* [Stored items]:
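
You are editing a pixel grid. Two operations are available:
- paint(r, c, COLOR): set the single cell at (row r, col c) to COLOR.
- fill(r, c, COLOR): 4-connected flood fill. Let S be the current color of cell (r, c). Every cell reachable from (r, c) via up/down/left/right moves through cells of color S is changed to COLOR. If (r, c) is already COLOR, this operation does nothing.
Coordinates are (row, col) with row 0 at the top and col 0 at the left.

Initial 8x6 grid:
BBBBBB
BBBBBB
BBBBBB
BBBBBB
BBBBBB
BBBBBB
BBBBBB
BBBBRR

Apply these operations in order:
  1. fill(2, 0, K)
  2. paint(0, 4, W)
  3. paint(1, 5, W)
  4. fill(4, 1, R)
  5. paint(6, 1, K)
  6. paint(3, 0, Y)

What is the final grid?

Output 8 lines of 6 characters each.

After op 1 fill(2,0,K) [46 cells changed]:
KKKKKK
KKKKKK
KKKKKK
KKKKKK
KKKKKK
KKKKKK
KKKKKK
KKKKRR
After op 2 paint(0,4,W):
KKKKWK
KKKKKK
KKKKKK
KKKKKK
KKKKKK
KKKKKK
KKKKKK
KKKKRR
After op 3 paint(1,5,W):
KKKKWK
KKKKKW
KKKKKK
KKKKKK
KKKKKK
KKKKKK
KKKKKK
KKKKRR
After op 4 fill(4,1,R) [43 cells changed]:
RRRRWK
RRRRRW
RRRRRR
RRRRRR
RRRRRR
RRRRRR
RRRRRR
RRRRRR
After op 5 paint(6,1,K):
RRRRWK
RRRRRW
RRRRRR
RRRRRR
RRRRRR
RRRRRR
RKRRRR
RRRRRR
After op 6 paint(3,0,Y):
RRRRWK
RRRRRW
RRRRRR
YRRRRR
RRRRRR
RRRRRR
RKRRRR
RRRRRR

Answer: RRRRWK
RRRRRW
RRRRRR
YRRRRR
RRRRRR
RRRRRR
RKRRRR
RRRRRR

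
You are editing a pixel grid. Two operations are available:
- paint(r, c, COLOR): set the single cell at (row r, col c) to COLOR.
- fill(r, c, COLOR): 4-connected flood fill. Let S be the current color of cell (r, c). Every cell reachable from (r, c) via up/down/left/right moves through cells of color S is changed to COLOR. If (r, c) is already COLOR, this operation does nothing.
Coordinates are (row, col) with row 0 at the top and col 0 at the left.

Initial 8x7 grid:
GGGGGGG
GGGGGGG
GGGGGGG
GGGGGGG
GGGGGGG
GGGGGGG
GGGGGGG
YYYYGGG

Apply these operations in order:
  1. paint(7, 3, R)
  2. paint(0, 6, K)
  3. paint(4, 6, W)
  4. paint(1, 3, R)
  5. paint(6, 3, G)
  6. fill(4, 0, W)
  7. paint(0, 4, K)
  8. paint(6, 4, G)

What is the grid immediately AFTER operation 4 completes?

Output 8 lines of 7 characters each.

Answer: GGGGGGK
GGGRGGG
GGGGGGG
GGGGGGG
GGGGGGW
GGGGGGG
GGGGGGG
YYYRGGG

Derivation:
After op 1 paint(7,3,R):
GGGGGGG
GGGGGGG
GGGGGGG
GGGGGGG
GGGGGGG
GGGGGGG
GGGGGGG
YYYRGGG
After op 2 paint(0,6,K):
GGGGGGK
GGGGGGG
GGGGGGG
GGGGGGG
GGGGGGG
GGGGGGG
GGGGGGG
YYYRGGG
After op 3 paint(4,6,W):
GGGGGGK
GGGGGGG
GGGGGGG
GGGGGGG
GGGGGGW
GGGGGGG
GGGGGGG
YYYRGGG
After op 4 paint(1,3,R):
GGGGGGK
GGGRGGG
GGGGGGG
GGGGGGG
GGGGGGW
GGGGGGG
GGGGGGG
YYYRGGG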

* [PROBLEM TO SOLVE]:
The first line of the records and every line down to the line with "What is the final grid?" must be quoted exactly; leave out all else.

* [REPLY TO THE TASK]:
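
You are editing a pixel grid. Two operations are available:
- paint(r, c, COLOR): set the single cell at (row r, col c) to COLOR.
- fill(r, c, COLOR): 4-connected flood fill. Let S be the current color of cell (r, c). Every cell reachable from (r, c) via up/down/left/right moves through cells of color S is changed to COLOR. If (r, c) is already COLOR, this operation does nothing.
Coordinates are (row, col) with row 0 at the top and col 0 at the left.

Initial 8x6 grid:
BBBBBB
BBBBBB
BBBBBB
BBBBBB
BBBBBB
BBBBBB
BBBBBB
BBBBRR

Apply these operations in order:
  1. fill(2, 0, K)
  2. paint(0, 4, W)
  3. paint(1, 5, W)
  4. fill(4, 1, R)
  5. paint(6, 1, K)
  6. paint(3, 0, Y)

What is the final grid?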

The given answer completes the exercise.